PROVIDED DATA:
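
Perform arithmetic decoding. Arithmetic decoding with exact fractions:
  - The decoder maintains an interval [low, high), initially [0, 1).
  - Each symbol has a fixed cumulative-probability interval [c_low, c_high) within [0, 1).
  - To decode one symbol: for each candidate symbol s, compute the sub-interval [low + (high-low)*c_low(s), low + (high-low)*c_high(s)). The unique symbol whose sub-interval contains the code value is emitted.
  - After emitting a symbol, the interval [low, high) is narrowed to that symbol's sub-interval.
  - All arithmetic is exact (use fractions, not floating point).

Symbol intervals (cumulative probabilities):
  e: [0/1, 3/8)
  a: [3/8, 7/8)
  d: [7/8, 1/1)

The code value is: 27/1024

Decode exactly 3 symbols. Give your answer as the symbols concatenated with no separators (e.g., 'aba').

Step 1: interval [0/1, 1/1), width = 1/1 - 0/1 = 1/1
  'e': [0/1 + 1/1*0/1, 0/1 + 1/1*3/8) = [0/1, 3/8) <- contains code 27/1024
  'a': [0/1 + 1/1*3/8, 0/1 + 1/1*7/8) = [3/8, 7/8)
  'd': [0/1 + 1/1*7/8, 0/1 + 1/1*1/1) = [7/8, 1/1)
  emit 'e', narrow to [0/1, 3/8)
Step 2: interval [0/1, 3/8), width = 3/8 - 0/1 = 3/8
  'e': [0/1 + 3/8*0/1, 0/1 + 3/8*3/8) = [0/1, 9/64) <- contains code 27/1024
  'a': [0/1 + 3/8*3/8, 0/1 + 3/8*7/8) = [9/64, 21/64)
  'd': [0/1 + 3/8*7/8, 0/1 + 3/8*1/1) = [21/64, 3/8)
  emit 'e', narrow to [0/1, 9/64)
Step 3: interval [0/1, 9/64), width = 9/64 - 0/1 = 9/64
  'e': [0/1 + 9/64*0/1, 0/1 + 9/64*3/8) = [0/1, 27/512) <- contains code 27/1024
  'a': [0/1 + 9/64*3/8, 0/1 + 9/64*7/8) = [27/512, 63/512)
  'd': [0/1 + 9/64*7/8, 0/1 + 9/64*1/1) = [63/512, 9/64)
  emit 'e', narrow to [0/1, 27/512)

Answer: eee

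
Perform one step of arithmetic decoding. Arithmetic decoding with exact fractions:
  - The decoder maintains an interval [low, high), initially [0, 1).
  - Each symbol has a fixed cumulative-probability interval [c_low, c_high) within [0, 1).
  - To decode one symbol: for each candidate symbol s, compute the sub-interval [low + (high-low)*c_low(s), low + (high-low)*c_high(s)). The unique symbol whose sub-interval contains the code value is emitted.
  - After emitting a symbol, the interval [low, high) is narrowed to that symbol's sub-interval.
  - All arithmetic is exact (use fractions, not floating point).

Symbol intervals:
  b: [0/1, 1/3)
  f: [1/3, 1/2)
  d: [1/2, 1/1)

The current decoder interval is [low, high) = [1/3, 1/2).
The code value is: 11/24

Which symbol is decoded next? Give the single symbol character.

Answer: d

Derivation:
Interval width = high − low = 1/2 − 1/3 = 1/6
Scaled code = (code − low) / width = (11/24 − 1/3) / 1/6 = 3/4
  b: [0/1, 1/3) 
  f: [1/3, 1/2) 
  d: [1/2, 1/1) ← scaled code falls here ✓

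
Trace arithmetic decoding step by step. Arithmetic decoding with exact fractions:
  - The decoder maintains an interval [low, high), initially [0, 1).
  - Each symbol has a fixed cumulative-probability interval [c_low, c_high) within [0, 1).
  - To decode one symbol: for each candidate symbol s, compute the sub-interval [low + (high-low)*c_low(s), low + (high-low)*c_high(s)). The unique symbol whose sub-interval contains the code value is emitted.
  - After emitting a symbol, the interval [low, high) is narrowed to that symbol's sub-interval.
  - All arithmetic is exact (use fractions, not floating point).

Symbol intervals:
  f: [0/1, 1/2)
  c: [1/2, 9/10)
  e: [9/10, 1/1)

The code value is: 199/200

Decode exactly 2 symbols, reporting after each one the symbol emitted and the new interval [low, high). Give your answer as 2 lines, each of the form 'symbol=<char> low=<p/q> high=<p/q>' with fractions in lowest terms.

Step 1: interval [0/1, 1/1), width = 1/1 - 0/1 = 1/1
  'f': [0/1 + 1/1*0/1, 0/1 + 1/1*1/2) = [0/1, 1/2)
  'c': [0/1 + 1/1*1/2, 0/1 + 1/1*9/10) = [1/2, 9/10)
  'e': [0/1 + 1/1*9/10, 0/1 + 1/1*1/1) = [9/10, 1/1) <- contains code 199/200
  emit 'e', narrow to [9/10, 1/1)
Step 2: interval [9/10, 1/1), width = 1/1 - 9/10 = 1/10
  'f': [9/10 + 1/10*0/1, 9/10 + 1/10*1/2) = [9/10, 19/20)
  'c': [9/10 + 1/10*1/2, 9/10 + 1/10*9/10) = [19/20, 99/100)
  'e': [9/10 + 1/10*9/10, 9/10 + 1/10*1/1) = [99/100, 1/1) <- contains code 199/200
  emit 'e', narrow to [99/100, 1/1)

Answer: symbol=e low=9/10 high=1/1
symbol=e low=99/100 high=1/1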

INSTRUCTIONS FOR THE TASK: Would you restate exactly the lines of the material above, from its opening line through the line with "d: [7/8, 1/1)", and output only those?

REPLY TO THE EXERCISE:
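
Perform arithmetic decoding. Arithmetic decoding with exact fractions:
  - The decoder maintains an interval [low, high), initially [0, 1).
  - Each symbol has a fixed cumulative-probability interval [c_low, c_high) within [0, 1).
  - To decode one symbol: for each candidate symbol s, compute the sub-interval [low + (high-low)*c_low(s), low + (high-low)*c_high(s)). The unique symbol whose sub-interval contains the code value is emitted.
  - After emitting a symbol, the interval [low, high) is narrowed to that symbol's sub-interval.
  - All arithmetic is exact (use fractions, not floating point).

Symbol intervals (cumulative probabilities):
  e: [0/1, 3/8)
  a: [3/8, 7/8)
  d: [7/8, 1/1)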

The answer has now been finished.